- What you need to do
What lines in the entries below contain the word "through"? Copy all of them.

Data entries
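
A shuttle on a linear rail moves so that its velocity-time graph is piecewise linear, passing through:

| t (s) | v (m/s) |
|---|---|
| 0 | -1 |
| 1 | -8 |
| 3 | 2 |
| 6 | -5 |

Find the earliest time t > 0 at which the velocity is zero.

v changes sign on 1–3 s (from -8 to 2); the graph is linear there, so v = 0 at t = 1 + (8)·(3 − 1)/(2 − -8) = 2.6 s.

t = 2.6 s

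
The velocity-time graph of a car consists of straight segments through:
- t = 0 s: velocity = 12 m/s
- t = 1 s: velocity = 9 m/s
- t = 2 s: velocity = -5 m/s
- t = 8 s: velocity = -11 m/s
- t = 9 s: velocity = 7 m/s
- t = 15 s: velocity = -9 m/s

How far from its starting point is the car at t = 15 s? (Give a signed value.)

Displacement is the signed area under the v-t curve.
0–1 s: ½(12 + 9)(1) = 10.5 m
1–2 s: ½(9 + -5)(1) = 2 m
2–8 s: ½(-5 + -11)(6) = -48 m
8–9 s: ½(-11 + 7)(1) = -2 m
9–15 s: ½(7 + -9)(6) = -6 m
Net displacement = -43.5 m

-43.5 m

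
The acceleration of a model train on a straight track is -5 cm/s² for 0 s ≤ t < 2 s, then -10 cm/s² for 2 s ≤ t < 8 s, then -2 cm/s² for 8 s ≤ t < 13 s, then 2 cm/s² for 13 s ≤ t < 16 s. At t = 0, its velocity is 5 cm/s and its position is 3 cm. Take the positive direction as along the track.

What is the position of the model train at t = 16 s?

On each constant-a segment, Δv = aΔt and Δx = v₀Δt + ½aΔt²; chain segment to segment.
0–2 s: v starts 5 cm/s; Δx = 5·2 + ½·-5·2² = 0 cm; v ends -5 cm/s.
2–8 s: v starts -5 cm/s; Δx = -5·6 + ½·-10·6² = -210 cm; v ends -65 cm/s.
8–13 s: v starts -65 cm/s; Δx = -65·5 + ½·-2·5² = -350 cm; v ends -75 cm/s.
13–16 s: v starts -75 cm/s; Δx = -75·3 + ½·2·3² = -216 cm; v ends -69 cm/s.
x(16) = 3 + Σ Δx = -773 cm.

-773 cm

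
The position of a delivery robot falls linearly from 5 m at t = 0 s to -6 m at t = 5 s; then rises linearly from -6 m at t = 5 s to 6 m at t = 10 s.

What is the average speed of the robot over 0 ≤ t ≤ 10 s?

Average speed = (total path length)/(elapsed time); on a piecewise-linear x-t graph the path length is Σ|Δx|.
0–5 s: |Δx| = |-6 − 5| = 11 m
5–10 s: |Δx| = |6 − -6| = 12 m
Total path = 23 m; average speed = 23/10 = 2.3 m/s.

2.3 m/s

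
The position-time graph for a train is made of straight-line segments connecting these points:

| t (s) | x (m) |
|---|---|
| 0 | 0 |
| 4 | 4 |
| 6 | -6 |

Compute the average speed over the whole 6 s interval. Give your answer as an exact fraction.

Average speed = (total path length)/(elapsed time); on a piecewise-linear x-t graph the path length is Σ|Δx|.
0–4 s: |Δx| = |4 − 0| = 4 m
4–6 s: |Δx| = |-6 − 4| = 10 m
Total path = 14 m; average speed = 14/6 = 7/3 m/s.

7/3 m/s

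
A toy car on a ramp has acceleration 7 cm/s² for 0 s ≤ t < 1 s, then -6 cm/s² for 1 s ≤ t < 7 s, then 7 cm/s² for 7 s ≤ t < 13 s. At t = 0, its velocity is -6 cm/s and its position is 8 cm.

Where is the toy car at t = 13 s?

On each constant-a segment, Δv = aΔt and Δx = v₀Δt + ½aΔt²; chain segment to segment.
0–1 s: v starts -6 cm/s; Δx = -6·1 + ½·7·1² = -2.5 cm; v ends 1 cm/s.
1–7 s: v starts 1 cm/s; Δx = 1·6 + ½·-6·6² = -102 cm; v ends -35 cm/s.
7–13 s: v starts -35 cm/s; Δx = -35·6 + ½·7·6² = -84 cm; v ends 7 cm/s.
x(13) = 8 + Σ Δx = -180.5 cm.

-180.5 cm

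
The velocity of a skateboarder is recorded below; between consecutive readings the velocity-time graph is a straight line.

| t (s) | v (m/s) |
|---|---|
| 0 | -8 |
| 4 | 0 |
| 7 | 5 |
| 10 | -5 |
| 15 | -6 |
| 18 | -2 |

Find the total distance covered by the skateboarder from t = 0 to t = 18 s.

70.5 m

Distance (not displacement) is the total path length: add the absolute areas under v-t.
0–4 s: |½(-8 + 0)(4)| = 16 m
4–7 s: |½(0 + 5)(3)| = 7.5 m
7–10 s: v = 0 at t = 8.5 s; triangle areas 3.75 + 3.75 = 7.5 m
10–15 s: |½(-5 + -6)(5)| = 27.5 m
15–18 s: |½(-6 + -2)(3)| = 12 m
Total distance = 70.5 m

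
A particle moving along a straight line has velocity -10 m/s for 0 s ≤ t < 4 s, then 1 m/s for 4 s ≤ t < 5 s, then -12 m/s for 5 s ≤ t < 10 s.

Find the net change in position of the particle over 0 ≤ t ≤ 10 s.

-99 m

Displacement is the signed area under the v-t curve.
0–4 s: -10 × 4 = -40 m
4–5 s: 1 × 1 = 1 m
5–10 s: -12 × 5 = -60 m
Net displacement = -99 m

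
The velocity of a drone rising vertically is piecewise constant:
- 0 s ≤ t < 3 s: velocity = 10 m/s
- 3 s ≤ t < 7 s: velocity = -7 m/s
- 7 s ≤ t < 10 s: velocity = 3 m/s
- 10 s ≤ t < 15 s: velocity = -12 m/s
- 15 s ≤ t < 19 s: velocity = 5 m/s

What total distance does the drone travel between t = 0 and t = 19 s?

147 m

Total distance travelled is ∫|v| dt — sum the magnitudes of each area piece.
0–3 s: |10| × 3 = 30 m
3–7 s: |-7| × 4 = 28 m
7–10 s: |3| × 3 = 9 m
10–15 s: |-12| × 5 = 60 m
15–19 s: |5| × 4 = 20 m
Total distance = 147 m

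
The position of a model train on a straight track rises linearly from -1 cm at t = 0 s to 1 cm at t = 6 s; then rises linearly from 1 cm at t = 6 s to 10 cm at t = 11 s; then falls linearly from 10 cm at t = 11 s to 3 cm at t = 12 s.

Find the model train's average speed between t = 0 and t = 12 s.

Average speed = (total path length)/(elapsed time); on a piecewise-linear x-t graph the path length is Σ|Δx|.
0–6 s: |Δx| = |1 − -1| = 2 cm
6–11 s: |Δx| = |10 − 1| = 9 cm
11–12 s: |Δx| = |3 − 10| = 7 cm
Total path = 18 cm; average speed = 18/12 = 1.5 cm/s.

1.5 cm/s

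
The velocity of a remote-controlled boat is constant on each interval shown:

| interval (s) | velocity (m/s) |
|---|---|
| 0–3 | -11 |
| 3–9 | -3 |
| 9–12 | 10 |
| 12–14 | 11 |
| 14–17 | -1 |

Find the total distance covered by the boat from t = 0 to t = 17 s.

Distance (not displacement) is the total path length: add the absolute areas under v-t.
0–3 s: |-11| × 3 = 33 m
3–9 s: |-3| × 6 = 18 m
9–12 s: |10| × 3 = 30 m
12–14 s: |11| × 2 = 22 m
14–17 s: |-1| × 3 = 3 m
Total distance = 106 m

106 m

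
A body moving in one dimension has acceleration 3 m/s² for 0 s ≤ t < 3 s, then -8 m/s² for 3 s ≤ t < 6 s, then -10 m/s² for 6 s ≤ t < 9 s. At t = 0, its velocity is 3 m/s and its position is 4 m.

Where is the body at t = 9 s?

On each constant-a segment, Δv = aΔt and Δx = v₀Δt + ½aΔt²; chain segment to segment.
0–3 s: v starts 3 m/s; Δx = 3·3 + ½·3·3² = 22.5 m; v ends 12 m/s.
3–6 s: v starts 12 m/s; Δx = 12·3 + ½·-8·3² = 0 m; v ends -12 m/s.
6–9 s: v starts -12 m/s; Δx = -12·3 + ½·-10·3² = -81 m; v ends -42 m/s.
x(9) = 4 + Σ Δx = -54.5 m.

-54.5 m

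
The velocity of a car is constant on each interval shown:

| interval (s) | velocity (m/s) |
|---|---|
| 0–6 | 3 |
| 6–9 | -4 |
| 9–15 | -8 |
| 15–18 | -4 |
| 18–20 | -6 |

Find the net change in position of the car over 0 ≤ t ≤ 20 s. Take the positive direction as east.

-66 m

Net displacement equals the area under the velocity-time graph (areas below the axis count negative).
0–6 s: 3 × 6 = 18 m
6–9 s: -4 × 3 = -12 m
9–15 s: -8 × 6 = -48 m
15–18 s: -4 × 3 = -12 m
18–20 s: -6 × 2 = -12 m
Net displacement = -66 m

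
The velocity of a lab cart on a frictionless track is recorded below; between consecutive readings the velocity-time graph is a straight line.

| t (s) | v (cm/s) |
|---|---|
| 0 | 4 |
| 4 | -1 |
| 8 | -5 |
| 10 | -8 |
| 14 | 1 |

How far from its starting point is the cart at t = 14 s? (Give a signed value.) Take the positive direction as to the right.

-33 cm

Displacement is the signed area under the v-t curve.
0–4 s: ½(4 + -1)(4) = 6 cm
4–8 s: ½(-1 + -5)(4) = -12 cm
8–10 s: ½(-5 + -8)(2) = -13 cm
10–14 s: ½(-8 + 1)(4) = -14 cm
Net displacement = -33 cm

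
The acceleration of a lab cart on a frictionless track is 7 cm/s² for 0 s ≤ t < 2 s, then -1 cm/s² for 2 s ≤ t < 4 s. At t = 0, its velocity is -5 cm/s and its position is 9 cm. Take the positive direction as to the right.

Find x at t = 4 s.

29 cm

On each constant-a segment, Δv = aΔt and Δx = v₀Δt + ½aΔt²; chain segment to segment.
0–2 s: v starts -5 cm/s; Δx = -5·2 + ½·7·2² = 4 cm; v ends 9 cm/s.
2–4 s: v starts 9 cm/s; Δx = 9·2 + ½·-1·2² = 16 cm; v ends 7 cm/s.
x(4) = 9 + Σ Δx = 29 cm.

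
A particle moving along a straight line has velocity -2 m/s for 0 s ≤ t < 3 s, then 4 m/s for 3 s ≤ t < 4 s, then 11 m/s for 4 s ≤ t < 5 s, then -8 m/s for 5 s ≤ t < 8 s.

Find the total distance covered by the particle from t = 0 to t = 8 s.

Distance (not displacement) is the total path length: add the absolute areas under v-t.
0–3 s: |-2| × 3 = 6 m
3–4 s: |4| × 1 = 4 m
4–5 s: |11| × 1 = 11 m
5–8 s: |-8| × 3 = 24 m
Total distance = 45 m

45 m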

- Written reply
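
A shuttle on a linear rail moves so that its velocity-time graph is piecewise linear, passing through:
The velocity-time graph of a car consists of straight segments through: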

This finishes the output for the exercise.